RECORDED INFORMATION: Begin
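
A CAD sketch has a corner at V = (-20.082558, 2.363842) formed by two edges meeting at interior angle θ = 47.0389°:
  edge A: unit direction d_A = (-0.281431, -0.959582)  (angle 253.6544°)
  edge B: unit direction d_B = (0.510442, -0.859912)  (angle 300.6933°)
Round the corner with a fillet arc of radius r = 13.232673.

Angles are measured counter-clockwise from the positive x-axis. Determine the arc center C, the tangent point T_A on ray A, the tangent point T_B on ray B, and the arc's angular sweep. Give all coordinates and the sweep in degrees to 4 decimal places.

bisector direction at 277.1739° = (0.124880,-0.992172)
center distance |VC| = r/sin(θ/2) = 13.232673/sin(23.5194°) = 33.159578
C = V + |VC|·bis = (-15.9416,-30.5362)
T_A = V + ((C−V)·d_A)·d_A = V + 30.4048·d_A = (-28.6394,-26.8121)
T_B = V + ((C−V)·d_B)·d_B = V + 30.4048·d_B = (-4.5626,-23.7816)
sweep = 180° − θ = 132.9611°

center=(-15.9416,-30.5362) T_A=(-28.6394,-26.8121) T_B=(-4.5626,-23.7816) sweep=132.9611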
RECORDED INFORMATION: End
**WORK INSTRUCTIONS:** Return all of the data word for word.

**TASK SOLUTION:**
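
A CAD sketch has a corner at V = (-20.082558, 2.363842) formed by two edges meeting at interior angle θ = 47.0389°:
  edge A: unit direction d_A = (-0.281431, -0.959582)  (angle 253.6544°)
  edge B: unit direction d_B = (0.510442, -0.859912)  (angle 300.6933°)
Round the corner with a fillet arc of radius r = 13.232673.

Angles are measured counter-clockwise from the positive x-axis. Determine the arc center C, the tangent point T_A on ray A, the tangent point T_B on ray B, and the arc's angular sweep. Give all coordinates and the sweep in degrees to 4 decimal places.

bisector direction at 277.1739° = (0.124880,-0.992172)
center distance |VC| = r/sin(θ/2) = 13.232673/sin(23.5194°) = 33.159578
C = V + |VC|·bis = (-15.9416,-30.5362)
T_A = V + ((C−V)·d_A)·d_A = V + 30.4048·d_A = (-28.6394,-26.8121)
T_B = V + ((C−V)·d_B)·d_B = V + 30.4048·d_B = (-4.5626,-23.7816)
sweep = 180° − θ = 132.9611°

center=(-15.9416,-30.5362) T_A=(-28.6394,-26.8121) T_B=(-4.5626,-23.7816) sweep=132.9611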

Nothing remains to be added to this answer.